Records from a dataset:
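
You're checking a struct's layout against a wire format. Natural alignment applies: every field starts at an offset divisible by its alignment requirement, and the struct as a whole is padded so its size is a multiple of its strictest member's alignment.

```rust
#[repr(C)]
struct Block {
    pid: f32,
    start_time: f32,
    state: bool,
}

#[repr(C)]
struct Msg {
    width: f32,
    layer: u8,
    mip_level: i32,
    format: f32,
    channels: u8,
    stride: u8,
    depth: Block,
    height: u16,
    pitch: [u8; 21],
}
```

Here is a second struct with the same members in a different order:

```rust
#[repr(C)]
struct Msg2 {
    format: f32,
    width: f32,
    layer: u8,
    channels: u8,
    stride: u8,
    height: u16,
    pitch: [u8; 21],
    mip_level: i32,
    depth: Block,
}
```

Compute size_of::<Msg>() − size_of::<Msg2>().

4

Block: 0..4  pid  (4B, 4-aligned); 4..8  start_time  (4B, 4-aligned); 8..9  state  (1B, 1-aligned); 9..12  -- tail padding (3B); sizeof = 12, alignof = 4
0..4  width  (4B, 4-aligned)
4..5  layer  (1B, 1-aligned)
5..8  -- padding (3B)
8..12  mip_level  (4B, 4-aligned)
12..16  format  (4B, 4-aligned)
16..17  channels  (1B, 1-aligned)
17..18  stride  (1B, 1-aligned)
18..20  -- padding (2B)
20..32  depth  (12B, 4-aligned)
32..34  height  (2B, 2-aligned)
34..55  pitch  (21B, 1-aligned)
55..56  -- tail padding (1B)
sizeof = 56, alignof = 4
— Msg2 —
0..4  format  (4B, 4-aligned)
4..8  width  (4B, 4-aligned)
8..9  layer  (1B, 1-aligned)
9..10  channels  (1B, 1-aligned)
10..11  stride  (1B, 1-aligned)
11..12  -- padding (1B)
12..14  height  (2B, 2-aligned)
14..35  pitch  (21B, 1-aligned)
35..36  -- padding (1B)
36..40  mip_level  (4B, 4-aligned)
40..52  depth  (12B, 4-aligned)
sizeof = 52, alignof = 4
56 − 52 = 4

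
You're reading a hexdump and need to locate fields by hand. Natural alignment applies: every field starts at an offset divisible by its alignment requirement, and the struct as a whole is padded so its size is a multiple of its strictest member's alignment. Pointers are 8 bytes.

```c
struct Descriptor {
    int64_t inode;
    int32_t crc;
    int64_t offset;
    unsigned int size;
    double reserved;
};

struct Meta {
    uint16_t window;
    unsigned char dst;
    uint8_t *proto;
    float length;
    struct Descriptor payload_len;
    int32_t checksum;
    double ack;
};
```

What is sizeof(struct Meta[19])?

1520

Descriptor: inode at 0 (size 8, align 8) → ends 8; crc at 8 (size 4, align 4) → ends 12; pad 4 to align 8 for offset; offset at 16 (size 8, align 8) → ends 24; size at 24 (size 4, align 4) → ends 28; pad 4 to align 8 for reserved; reserved at 32 (size 8, align 8) → ends 40; total 40 bytes, alignment 8
window at 0 (size 2, align 2) → ends 2
dst at 2 (size 1, align 1) → ends 3
pad 5 to align 8 for proto
proto at 8 (size 8, align 8) → ends 16
length at 16 (size 4, align 4) → ends 20
pad 4 to align 8 for payload_len
payload_len at 24 (size 40, align 8) → ends 64
checksum at 64 (size 4, align 4) → ends 68
pad 4 to align 8 for ack
ack at 72 (size 8, align 8) → ends 80
total 80 bytes, alignment 8
array of 19: 19 × 80 = 1520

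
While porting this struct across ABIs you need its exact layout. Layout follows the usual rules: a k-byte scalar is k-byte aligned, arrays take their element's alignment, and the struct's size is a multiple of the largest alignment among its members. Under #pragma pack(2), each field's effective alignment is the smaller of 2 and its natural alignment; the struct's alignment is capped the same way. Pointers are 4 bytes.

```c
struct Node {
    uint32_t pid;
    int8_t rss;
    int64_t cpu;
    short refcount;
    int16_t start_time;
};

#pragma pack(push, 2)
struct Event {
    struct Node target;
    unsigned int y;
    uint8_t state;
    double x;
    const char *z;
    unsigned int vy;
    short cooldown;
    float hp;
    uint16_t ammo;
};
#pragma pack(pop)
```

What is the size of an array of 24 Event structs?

Node: 0..4  pid  (4B, 4-aligned); 4..5  rss  (1B, 1-aligned); 5..8  -- padding (3B); 8..16  cpu  (8B, 8-aligned); 16..18  refcount  (2B, 2-aligned); 18..20  start_time  (2B, 2-aligned); 20..24  -- tail padding (4B); sizeof = 24, alignof = 8
0..24  target  (24B, 2-aligned)
24..28  y  (4B, 2-aligned)
28..29  state  (1B, 1-aligned)
29..30  -- padding (1B)
30..38  x  (8B, 2-aligned)
38..42  z  (4B, 2-aligned)
42..46  vy  (4B, 2-aligned)
46..48  cooldown  (2B, 2-aligned)
48..52  hp  (4B, 2-aligned)
52..54  ammo  (2B, 2-aligned)
sizeof = 54, alignof = 2
array of 24: 24 × 54 = 1296

1296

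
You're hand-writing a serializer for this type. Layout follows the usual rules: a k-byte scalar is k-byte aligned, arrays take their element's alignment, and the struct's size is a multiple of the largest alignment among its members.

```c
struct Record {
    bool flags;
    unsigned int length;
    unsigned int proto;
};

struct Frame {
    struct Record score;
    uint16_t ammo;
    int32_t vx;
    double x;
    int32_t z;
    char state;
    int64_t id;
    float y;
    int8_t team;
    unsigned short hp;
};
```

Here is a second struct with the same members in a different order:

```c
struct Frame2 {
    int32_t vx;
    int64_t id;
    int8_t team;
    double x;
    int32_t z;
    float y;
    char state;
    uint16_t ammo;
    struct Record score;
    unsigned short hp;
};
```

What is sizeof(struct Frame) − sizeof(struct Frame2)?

-8

Record: @0: flags [1B, align 1] → 1; +3 pad (align 4); @4: length [4B, align 4] → 8; @8: proto [4B, align 4] → 12; size 12, align 4
@0: score [12B, align 4] → 12
@12: ammo [2B, align 2] → 14
+2 pad (align 4)
@16: vx [4B, align 4] → 20
+4 pad (align 8)
@24: x [8B, align 8] → 32
@32: z [4B, align 4] → 36
@36: state [1B, align 1] → 37
+3 pad (align 8)
@40: id [8B, align 8] → 48
@48: y [4B, align 4] → 52
@52: team [1B, align 1] → 53
+1 pad (align 2)
@54: hp [2B, align 2] → 56
size 56, align 8
— Frame2 —
@0: vx [4B, align 4] → 4
+4 pad (align 8)
@8: id [8B, align 8] → 16
@16: team [1B, align 1] → 17
+7 pad (align 8)
@24: x [8B, align 8] → 32
@32: z [4B, align 4] → 36
@36: y [4B, align 4] → 40
@40: state [1B, align 1] → 41
+1 pad (align 2)
@42: ammo [2B, align 2] → 44
@44: score [12B, align 4] → 56
@56: hp [2B, align 2] → 58
+6 tail pad (align 8)
size 64, align 8
56 − 64 = -8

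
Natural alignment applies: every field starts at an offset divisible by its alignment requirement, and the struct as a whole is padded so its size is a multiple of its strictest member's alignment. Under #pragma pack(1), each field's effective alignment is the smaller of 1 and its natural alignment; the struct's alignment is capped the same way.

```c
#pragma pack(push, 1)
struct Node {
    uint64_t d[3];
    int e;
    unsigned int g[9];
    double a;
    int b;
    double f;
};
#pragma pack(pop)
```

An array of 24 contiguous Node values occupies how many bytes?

2016

@0: d [24B, align 1] → 24
@24: e [4B, align 1] → 28
@28: g [36B, align 1] → 64
@64: a [8B, align 1] → 72
@72: b [4B, align 1] → 76
@76: f [8B, align 1] → 84
size 84, align 1
array of 24: 24 × 84 = 2016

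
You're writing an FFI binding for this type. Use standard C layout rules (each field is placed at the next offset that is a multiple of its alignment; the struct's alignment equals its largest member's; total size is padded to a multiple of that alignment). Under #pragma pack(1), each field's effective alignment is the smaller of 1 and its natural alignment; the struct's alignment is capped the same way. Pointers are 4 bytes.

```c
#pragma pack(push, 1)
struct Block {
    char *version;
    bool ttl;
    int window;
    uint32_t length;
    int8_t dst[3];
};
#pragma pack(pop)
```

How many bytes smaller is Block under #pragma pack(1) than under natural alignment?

natural layout:
  version at 0 (size 4, align 4) → ends 4
  ttl at 4 (size 1, align 1) → ends 5
  pad 3 to align 4 for window
  window at 8 (size 4, align 4) → ends 12
  length at 12 (size 4, align 4) → ends 16
  dst at 16 (size 3, align 1) → ends 19
  tail pad 1 to reach multiple of 4
  total 20 bytes, alignment 4
packed(1) layout:
  version at 0 (size 4, align 1) → ends 4
  ttl at 4 (size 1, align 1) → ends 5
  window at 5 (size 4, align 1) → ends 9
  length at 9 (size 4, align 1) → ends 13
  dst at 13 (size 3, align 1) → ends 16
  total 16 bytes, alignment 1
20 − 16 = 4

4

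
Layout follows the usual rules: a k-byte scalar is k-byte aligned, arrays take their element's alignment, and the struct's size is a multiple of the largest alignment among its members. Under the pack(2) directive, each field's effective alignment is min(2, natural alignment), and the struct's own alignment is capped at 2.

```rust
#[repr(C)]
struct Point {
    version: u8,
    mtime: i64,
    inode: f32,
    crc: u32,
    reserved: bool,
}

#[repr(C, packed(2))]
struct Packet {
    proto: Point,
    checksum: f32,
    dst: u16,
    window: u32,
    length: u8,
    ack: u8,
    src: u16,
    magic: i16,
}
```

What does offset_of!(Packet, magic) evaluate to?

46

Point: 0..1  version  (1B, 1-aligned); 1..8  -- padding (7B); 8..16  mtime  (8B, 8-aligned); 16..20  inode  (4B, 4-aligned); 20..24  crc  (4B, 4-aligned); 24..25  reserved  (1B, 1-aligned); 25..32  -- tail padding (7B); sizeof = 32, alignof = 8
0..32  proto  (32B, 2-aligned)
32..36  checksum  (4B, 2-aligned)
36..38  dst  (2B, 2-aligned)
38..42  window  (4B, 2-aligned)
42..43  length  (1B, 1-aligned)
43..44  ack  (1B, 1-aligned)
44..46  src  (2B, 2-aligned)
46..48  magic  (2B, 2-aligned)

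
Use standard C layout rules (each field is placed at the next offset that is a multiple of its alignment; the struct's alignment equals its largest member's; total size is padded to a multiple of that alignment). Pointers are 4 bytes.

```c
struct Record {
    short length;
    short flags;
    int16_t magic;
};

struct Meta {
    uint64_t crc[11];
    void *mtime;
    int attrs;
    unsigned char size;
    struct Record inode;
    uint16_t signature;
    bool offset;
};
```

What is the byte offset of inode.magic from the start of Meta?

102

Record: length at 0 (size 2, align 2) → ends 2; flags at 2 (size 2, align 2) → ends 4; magic at 4 (size 2, align 2) → ends 6; total 6 bytes, alignment 2
crc at 0 (size 88, align 8) → ends 88
mtime at 88 (size 4, align 4) → ends 92
attrs at 92 (size 4, align 4) → ends 96
size at 96 (size 1, align 1) → ends 97
pad 1 to align 2 for inode
inode at 98 (size 6, align 2) → ends 104
within Record: magic at 4
98 + 4 = 102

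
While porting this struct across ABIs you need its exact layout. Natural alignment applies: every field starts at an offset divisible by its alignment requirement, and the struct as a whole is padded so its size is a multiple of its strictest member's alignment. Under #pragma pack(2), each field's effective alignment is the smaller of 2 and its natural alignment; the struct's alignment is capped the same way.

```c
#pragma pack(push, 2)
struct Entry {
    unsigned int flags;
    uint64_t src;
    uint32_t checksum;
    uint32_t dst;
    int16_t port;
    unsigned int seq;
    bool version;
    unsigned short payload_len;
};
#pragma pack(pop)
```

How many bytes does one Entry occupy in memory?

30 bytes

0..4  flags  (4B, 2-aligned)
4..12  src  (8B, 2-aligned)
12..16  checksum  (4B, 2-aligned)
16..20  dst  (4B, 2-aligned)
20..22  port  (2B, 2-aligned)
22..26  seq  (4B, 2-aligned)
26..27  version  (1B, 1-aligned)
27..28  -- padding (1B)
28..30  payload_len  (2B, 2-aligned)
sizeof = 30, alignof = 2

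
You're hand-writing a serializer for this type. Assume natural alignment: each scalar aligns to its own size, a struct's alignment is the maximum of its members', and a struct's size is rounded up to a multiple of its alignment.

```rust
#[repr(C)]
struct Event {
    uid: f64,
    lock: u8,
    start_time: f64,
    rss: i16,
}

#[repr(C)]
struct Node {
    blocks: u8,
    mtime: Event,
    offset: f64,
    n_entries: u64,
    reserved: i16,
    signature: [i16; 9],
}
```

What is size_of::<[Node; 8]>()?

640

Event: @0: uid [8B, align 8] → 8; @8: lock [1B, align 1] → 9; +7 pad (align 8); @16: start_time [8B, align 8] → 24; @24: rss [2B, align 2] → 26; +6 tail pad (align 8); size 32, align 8
@0: blocks [1B, align 1] → 1
+7 pad (align 8)
@8: mtime [32B, align 8] → 40
@40: offset [8B, align 8] → 48
@48: n_entries [8B, align 8] → 56
@56: reserved [2B, align 2] → 58
@58: signature [18B, align 2] → 76
+4 tail pad (align 8)
size 80, align 8
array of 8: 8 × 80 = 640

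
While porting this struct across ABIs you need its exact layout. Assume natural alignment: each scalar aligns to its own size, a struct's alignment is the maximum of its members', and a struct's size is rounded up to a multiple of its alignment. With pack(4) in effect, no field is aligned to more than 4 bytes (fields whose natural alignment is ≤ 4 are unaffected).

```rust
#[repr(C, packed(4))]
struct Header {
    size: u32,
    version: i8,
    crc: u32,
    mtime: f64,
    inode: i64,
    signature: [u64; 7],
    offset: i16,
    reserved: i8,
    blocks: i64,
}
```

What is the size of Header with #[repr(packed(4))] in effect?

size at 0 (size 4, align 4) → ends 4
version at 4 (size 1, align 1) → ends 5
pad 3 to align 4 for crc
crc at 8 (size 4, align 4) → ends 12
mtime at 12 (size 8, align 4) → ends 20
inode at 20 (size 8, align 4) → ends 28
signature at 28 (size 56, align 4) → ends 84
offset at 84 (size 2, align 2) → ends 86
reserved at 86 (size 1, align 1) → ends 87
pad 1 to align 4 for blocks
blocks at 88 (size 8, align 4) → ends 96
total 96 bytes, alignment 4

96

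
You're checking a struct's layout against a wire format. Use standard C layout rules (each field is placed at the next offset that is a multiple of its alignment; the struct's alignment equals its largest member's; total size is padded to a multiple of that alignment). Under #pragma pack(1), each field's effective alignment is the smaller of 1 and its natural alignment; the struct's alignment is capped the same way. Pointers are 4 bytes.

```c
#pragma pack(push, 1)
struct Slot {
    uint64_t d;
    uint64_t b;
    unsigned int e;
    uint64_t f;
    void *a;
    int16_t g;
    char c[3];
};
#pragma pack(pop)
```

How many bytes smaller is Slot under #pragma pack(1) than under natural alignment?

11

natural layout:
  d at 0 (size 8, align 8) → ends 8
  b at 8 (size 8, align 8) → ends 16
  e at 16 (size 4, align 4) → ends 20
  pad 4 to align 8 for f
  f at 24 (size 8, align 8) → ends 32
  a at 32 (size 4, align 4) → ends 36
  g at 36 (size 2, align 2) → ends 38
  c at 38 (size 3, align 1) → ends 41
  tail pad 7 to reach multiple of 8
  total 48 bytes, alignment 8
packed(1) layout:
  d at 0 (size 8, align 1) → ends 8
  b at 8 (size 8, align 1) → ends 16
  e at 16 (size 4, align 1) → ends 20
  f at 20 (size 8, align 1) → ends 28
  a at 28 (size 4, align 1) → ends 32
  g at 32 (size 2, align 1) → ends 34
  c at 34 (size 3, align 1) → ends 37
  total 37 bytes, alignment 1
48 − 37 = 11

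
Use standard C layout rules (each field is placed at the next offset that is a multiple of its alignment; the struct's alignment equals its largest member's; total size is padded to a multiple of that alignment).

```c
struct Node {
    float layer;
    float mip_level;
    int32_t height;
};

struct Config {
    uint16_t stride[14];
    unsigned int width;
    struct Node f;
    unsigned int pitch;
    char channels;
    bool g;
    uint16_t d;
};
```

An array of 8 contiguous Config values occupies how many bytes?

416

Node: @0: layer [4B, align 4] → 4; @4: mip_level [4B, align 4] → 8; @8: height [4B, align 4] → 12; size 12, align 4
@0: stride [28B, align 2] → 28
@28: width [4B, align 4] → 32
@32: f [12B, align 4] → 44
@44: pitch [4B, align 4] → 48
@48: channels [1B, align 1] → 49
@49: g [1B, align 1] → 50
@50: d [2B, align 2] → 52
size 52, align 4
array of 8: 8 × 52 = 416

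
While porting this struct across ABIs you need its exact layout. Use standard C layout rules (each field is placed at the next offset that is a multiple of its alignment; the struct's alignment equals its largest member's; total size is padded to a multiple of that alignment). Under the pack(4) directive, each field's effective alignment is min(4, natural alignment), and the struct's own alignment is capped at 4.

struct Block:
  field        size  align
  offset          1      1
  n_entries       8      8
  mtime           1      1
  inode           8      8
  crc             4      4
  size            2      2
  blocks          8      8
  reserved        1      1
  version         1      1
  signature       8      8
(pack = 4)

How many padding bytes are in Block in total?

10

@0: offset [1B, align 1] → 1
+3 pad (align 4)
@4: n_entries [8B, align 4] → 12
@12: mtime [1B, align 1] → 13
+3 pad (align 4)
@16: inode [8B, align 4] → 24
@24: crc [4B, align 4] → 28
@28: size [2B, align 2] → 30
+2 pad (align 4)
@32: blocks [8B, align 4] → 40
@40: reserved [1B, align 1] → 41
@41: version [1B, align 1] → 42
+2 pad (align 4)
@44: signature [8B, align 4] → 52
size 52, align 4
data bytes 42, size 52 → padding 10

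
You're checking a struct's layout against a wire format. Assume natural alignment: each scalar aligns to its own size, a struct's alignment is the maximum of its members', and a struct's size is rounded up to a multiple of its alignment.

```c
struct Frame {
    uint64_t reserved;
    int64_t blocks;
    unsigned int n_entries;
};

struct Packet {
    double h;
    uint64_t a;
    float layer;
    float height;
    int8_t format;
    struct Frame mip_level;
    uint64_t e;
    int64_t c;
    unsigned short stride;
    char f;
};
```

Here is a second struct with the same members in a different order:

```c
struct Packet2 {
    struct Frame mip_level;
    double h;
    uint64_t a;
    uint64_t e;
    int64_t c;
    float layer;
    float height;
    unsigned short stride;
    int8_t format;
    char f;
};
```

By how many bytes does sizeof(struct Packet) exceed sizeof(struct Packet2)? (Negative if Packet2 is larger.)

8

Frame: @0: reserved [8B, align 8] → 8; @8: blocks [8B, align 8] → 16; @16: n_entries [4B, align 4] → 20; +4 tail pad (align 8); size 24, align 8
@0: h [8B, align 8] → 8
@8: a [8B, align 8] → 16
@16: layer [4B, align 4] → 20
@20: height [4B, align 4] → 24
@24: format [1B, align 1] → 25
+7 pad (align 8)
@32: mip_level [24B, align 8] → 56
@56: e [8B, align 8] → 64
@64: c [8B, align 8] → 72
@72: stride [2B, align 2] → 74
@74: f [1B, align 1] → 75
+5 tail pad (align 8)
size 80, align 8
— Packet2 —
@0: mip_level [24B, align 8] → 24
@24: h [8B, align 8] → 32
@32: a [8B, align 8] → 40
@40: e [8B, align 8] → 48
@48: c [8B, align 8] → 56
@56: layer [4B, align 4] → 60
@60: height [4B, align 4] → 64
@64: stride [2B, align 2] → 66
@66: format [1B, align 1] → 67
@67: f [1B, align 1] → 68
+4 tail pad (align 8)
size 72, align 8
80 − 72 = 8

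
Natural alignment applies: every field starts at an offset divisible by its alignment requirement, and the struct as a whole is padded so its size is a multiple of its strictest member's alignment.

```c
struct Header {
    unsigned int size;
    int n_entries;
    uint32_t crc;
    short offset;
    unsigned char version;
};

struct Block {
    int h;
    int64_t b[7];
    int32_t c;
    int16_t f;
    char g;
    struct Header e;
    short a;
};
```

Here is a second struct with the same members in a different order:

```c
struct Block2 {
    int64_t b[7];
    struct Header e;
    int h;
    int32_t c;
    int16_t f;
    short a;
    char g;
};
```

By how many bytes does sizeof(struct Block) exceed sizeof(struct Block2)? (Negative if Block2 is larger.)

8

Header: size at 0 (size 4, align 4) → ends 4; n_entries at 4 (size 4, align 4) → ends 8; crc at 8 (size 4, align 4) → ends 12; offset at 12 (size 2, align 2) → ends 14; version at 14 (size 1, align 1) → ends 15; tail pad 1 to reach multiple of 4; total 16 bytes, alignment 4
h at 0 (size 4, align 4) → ends 4
pad 4 to align 8 for b
b at 8 (size 56, align 8) → ends 64
c at 64 (size 4, align 4) → ends 68
f at 68 (size 2, align 2) → ends 70
g at 70 (size 1, align 1) → ends 71
pad 1 to align 4 for e
e at 72 (size 16, align 4) → ends 88
a at 88 (size 2, align 2) → ends 90
tail pad 6 to reach multiple of 8
total 96 bytes, alignment 8
— Block2 —
b at 0 (size 56, align 8) → ends 56
e at 56 (size 16, align 4) → ends 72
h at 72 (size 4, align 4) → ends 76
c at 76 (size 4, align 4) → ends 80
f at 80 (size 2, align 2) → ends 82
a at 82 (size 2, align 2) → ends 84
g at 84 (size 1, align 1) → ends 85
tail pad 3 to reach multiple of 8
total 88 bytes, alignment 8
96 − 88 = 8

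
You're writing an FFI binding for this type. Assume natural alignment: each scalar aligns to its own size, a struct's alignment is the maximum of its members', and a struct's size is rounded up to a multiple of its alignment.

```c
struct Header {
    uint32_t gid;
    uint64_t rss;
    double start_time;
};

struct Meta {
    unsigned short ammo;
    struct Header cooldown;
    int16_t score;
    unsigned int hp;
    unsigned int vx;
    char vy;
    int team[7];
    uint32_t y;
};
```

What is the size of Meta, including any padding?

Header: gid at 0 (size 4, align 4) → ends 4; pad 4 to align 8 for rss; rss at 8 (size 8, align 8) → ends 16; start_time at 16 (size 8, align 8) → ends 24; total 24 bytes, alignment 8
ammo at 0 (size 2, align 2) → ends 2
pad 6 to align 8 for cooldown
cooldown at 8 (size 24, align 8) → ends 32
score at 32 (size 2, align 2) → ends 34
pad 2 to align 4 for hp
hp at 36 (size 4, align 4) → ends 40
vx at 40 (size 4, align 4) → ends 44
vy at 44 (size 1, align 1) → ends 45
pad 3 to align 4 for team
team at 48 (size 28, align 4) → ends 76
y at 76 (size 4, align 4) → ends 80
total 80 bytes, alignment 8

80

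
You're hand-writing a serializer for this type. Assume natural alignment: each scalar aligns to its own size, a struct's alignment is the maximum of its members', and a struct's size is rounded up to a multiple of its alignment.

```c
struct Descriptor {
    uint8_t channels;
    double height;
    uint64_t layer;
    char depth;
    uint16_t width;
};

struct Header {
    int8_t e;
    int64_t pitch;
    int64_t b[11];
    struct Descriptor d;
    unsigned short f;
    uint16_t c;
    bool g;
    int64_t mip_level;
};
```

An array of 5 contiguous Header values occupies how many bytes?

760

Descriptor: channels at 0 (size 1, align 1) → ends 1; pad 7 to align 8 for height; height at 8 (size 8, align 8) → ends 16; layer at 16 (size 8, align 8) → ends 24; depth at 24 (size 1, align 1) → ends 25; pad 1 to align 2 for width; width at 26 (size 2, align 2) → ends 28; tail pad 4 to reach multiple of 8; total 32 bytes, alignment 8
e at 0 (size 1, align 1) → ends 1
pad 7 to align 8 for pitch
pitch at 8 (size 8, align 8) → ends 16
b at 16 (size 88, align 8) → ends 104
d at 104 (size 32, align 8) → ends 136
f at 136 (size 2, align 2) → ends 138
c at 138 (size 2, align 2) → ends 140
g at 140 (size 1, align 1) → ends 141
pad 3 to align 8 for mip_level
mip_level at 144 (size 8, align 8) → ends 152
total 152 bytes, alignment 8
array of 5: 5 × 152 = 760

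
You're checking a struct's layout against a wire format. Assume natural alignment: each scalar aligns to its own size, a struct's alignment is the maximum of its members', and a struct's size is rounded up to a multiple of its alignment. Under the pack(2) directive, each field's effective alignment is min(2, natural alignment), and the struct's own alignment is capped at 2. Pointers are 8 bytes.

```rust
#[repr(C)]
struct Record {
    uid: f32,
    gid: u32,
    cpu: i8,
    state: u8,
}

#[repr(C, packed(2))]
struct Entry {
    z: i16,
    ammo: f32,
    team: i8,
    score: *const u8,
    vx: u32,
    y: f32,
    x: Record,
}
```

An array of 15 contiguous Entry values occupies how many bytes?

Record: 0..4  uid  (4B, 4-aligned); 4..8  gid  (4B, 4-aligned); 8..9  cpu  (1B, 1-aligned); 9..10  state  (1B, 1-aligned); 10..12  -- tail padding (2B); sizeof = 12, alignof = 4
0..2  z  (2B, 2-aligned)
2..6  ammo  (4B, 2-aligned)
6..7  team  (1B, 1-aligned)
7..8  -- padding (1B)
8..16  score  (8B, 2-aligned)
16..20  vx  (4B, 2-aligned)
20..24  y  (4B, 2-aligned)
24..36  x  (12B, 2-aligned)
sizeof = 36, alignof = 2
array of 15: 15 × 36 = 540

540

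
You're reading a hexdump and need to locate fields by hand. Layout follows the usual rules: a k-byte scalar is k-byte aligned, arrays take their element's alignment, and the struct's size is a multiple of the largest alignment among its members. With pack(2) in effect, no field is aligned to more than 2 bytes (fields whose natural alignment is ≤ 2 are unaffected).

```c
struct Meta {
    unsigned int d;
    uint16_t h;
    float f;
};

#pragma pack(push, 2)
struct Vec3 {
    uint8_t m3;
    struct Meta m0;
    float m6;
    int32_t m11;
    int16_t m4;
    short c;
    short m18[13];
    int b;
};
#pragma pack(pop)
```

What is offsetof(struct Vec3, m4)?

Meta: 0..4  d  (4B, 4-aligned); 4..6  h  (2B, 2-aligned); 6..8  -- padding (2B); 8..12  f  (4B, 4-aligned); sizeof = 12, alignof = 4
0..1  m3  (1B, 1-aligned)
1..2  -- padding (1B)
2..14  m0  (12B, 2-aligned)
14..18  m6  (4B, 2-aligned)
18..22  m11  (4B, 2-aligned)
22..24  m4  (2B, 2-aligned)

22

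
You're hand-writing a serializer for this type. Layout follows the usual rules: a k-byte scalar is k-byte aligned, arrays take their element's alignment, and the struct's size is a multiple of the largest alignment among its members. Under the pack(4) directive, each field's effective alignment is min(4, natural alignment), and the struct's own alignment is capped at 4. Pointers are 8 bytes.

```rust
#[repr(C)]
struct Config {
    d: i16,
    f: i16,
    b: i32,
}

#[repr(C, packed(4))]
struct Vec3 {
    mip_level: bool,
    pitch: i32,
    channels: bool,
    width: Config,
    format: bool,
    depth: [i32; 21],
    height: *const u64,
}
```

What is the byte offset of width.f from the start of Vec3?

14

Config: d at 0 (size 2, align 2) → ends 2; f at 2 (size 2, align 2) → ends 4; b at 4 (size 4, align 4) → ends 8; total 8 bytes, alignment 4
mip_level at 0 (size 1, align 1) → ends 1
pad 3 to align 4 for pitch
pitch at 4 (size 4, align 4) → ends 8
channels at 8 (size 1, align 1) → ends 9
pad 3 to align 4 for width
width at 12 (size 8, align 4) → ends 20
within Config: f at 2
12 + 2 = 14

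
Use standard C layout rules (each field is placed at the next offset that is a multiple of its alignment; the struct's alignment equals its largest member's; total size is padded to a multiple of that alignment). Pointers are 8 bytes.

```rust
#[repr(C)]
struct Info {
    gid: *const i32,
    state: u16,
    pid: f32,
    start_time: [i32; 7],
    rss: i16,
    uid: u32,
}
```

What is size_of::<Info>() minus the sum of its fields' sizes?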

_WORK REQUIRED_.
Report each line of the entries where the word "whose" occurs.

_ANSWER TO THIS TASK_.
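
While porting this struct across ABIs you need its exact layout. Assume natural alignment: each scalar aligns to its own size, a struct's alignment is the maximum of its members', and a struct's size is rounded up to a multiple of its alignment. With pack(4) in effect, no field is aligned to more than 4 bytes (fields whose natural alignment is ≤ 4 are unaffected).
You're reading a hexdump and need to locate fields by hand. Layout follows the usual rules: a k-byte scalar is k-byte aligned, arrays take their element's alignment, and the struct's size is a multiple of the largest alignment among its members. With pack(2) in effect, no field is aligned to more than 2 bytes (fields whose natural alignment is ≤ 2 are unaffected).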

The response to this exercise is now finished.